Exercise objective. Every line of the data below is to be written out again exactly.
(Beginning of Input material)
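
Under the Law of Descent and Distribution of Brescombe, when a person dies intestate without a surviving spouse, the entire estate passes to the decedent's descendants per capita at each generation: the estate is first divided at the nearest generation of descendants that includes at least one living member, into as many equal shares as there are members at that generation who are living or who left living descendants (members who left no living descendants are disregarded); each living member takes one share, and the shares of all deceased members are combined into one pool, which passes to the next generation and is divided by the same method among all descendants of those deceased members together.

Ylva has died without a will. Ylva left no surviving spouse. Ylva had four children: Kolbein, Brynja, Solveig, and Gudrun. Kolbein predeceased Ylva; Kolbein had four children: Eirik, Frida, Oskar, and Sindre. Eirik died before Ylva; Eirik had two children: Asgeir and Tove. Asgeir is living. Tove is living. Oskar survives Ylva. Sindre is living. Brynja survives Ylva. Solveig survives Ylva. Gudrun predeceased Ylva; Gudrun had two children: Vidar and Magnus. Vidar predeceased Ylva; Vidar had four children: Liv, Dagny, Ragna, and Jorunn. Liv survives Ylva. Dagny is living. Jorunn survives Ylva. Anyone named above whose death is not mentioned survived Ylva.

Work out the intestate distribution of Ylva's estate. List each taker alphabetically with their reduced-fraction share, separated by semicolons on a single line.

Asgeir 1/36; Brynja 1/4; Dagny 1/36; Frida 1/12; Jorunn 1/36; Liv 1/36; Magnus 1/12; Oskar 1/12; Ragna 1/36; Sindre 1/12; Solveig 1/4; Tove 1/36

There is no surviving spouse, so the entire estate passes to Ylva's descendants per capita at each generation.
At generation 1 (Kolbein, Brynja, Solveig, Gudrun) there are 4 shares of (1)/4 = 1/4 each.
Living: Brynja and Solveig — each takes 1/4.
Deceased: Kolbein and Gudrun. Their combined 1/2 is pooled and carried to generation 2.
At generation 2 (Eirik, Frida, Oskar, Sindre, Vidar, Magnus) there are 6 shares of (1/2)/6 = 1/12 each.
Living: Frida, Oskar, Sindre, and Magnus — each takes 1/12.
Deceased: Eirik and Vidar. Their combined 1/6 is pooled and carried to generation 3.
At generation 3 (Asgeir, Tove, Liv, Dagny, Ragna, Jorunn) there are 6 shares of (1/6)/6 = 1/36 each.
Living: Asgeir, Tove, Liv, Dagny, Ragna, and Jorunn — each takes 1/36.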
(End of Input material)
Solution to this problem.
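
Under the Law of Descent and Distribution of Brescombe, when a person dies intestate without a surviving spouse, the entire estate passes to the decedent's descendants per capita at each generation: the estate is first divided at the nearest generation of descendants that includes at least one living member, into as many equal shares as there are members at that generation who are living or who left living descendants (members who left no living descendants are disregarded); each living member takes one share, and the shares of all deceased members are combined into one pool, which passes to the next generation and is divided by the same method among all descendants of those deceased members together.

Ylva has died without a will. Ylva left no surviving spouse. Ylva had four children: Kolbein, Brynja, Solveig, and Gudrun. Kolbein predeceased Ylva; Kolbein had four children: Eirik, Frida, Oskar, and Sindre. Eirik died before Ylva; Eirik had two children: Asgeir and Tove. Asgeir is living. Tove is living. Oskar survives Ylva. Sindre is living. Brynja survives Ylva. Solveig survives Ylva. Gudrun predeceased Ylva; Gudrun had two children: Vidar and Magnus. Vidar predeceased Ylva; Vidar had four children: Liv, Dagny, Ragna, and Jorunn. Liv survives Ylva. Dagny is living. Jorunn survives Ylva. Anyone named above whose death is not mentioned survived Ylva.

Work out the intestate distribution of Ylva's estate. List each taker alphabetically with their reduced-fraction share, separated by semicolons on a single line.

Asgeir 1/36; Brynja 1/4; Dagny 1/36; Frida 1/12; Jorunn 1/36; Liv 1/36; Magnus 1/12; Oskar 1/12; Ragna 1/36; Sindre 1/12; Solveig 1/4; Tove 1/36

There is no surviving spouse, so the entire estate passes to Ylva's descendants per capita at each generation.
At generation 1 (Kolbein, Brynja, Solveig, Gudrun) there are 4 shares of (1)/4 = 1/4 each.
Living: Brynja and Solveig — each takes 1/4.
Deceased: Kolbein and Gudrun. Their combined 1/2 is pooled and carried to generation 2.
At generation 2 (Eirik, Frida, Oskar, Sindre, Vidar, Magnus) there are 6 shares of (1/2)/6 = 1/12 each.
Living: Frida, Oskar, Sindre, and Magnus — each takes 1/12.
Deceased: Eirik and Vidar. Their combined 1/6 is pooled and carried to generation 3.
At generation 3 (Asgeir, Tove, Liv, Dagny, Ragna, Jorunn) there are 6 shares of (1/6)/6 = 1/36 each.
Living: Asgeir, Tove, Liv, Dagny, Ragna, and Jorunn — each takes 1/36.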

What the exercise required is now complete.